TASK TO COMPLETE
If a line in the data below contains the word "allocate", copy it out.

PROVIDED DATA
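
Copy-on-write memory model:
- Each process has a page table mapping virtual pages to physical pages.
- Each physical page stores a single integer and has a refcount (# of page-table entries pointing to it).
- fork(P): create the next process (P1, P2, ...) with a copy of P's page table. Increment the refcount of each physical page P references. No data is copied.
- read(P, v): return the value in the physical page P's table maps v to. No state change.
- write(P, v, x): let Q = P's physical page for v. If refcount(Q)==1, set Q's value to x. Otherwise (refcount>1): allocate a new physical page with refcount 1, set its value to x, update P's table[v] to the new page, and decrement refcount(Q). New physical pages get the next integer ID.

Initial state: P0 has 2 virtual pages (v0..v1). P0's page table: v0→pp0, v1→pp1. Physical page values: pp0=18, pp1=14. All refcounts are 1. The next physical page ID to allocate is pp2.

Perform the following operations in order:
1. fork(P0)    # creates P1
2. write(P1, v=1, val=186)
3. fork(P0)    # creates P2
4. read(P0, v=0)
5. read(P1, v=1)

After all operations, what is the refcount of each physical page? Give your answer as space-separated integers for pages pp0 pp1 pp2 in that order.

Answer: 3 2 1

Derivation:
Op 1: fork(P0) -> P1. 2 ppages; refcounts: pp0:2 pp1:2
Op 2: write(P1, v1, 186). refcount(pp1)=2>1 -> COPY to pp2. 3 ppages; refcounts: pp0:2 pp1:1 pp2:1
Op 3: fork(P0) -> P2. 3 ppages; refcounts: pp0:3 pp1:2 pp2:1
Op 4: read(P0, v0) -> 18. No state change.
Op 5: read(P1, v1) -> 186. No state change.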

EXERCISE OUTPUT
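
- write(P, v, x): let Q = P's physical page for v. If refcount(Q)==1, set Q's value to x. Otherwise (refcount>1): allocate a new physical page with refcount 1, set its value to x, update P's table[v] to the new page, and decrement refcount(Q). New physical pages get the next integer ID.
Initial state: P0 has 2 virtual pages (v0..v1). P0's page table: v0→pp0, v1→pp1. Physical page values: pp0=18, pp1=14. All refcounts are 1. The next physical page ID to allocate is pp2.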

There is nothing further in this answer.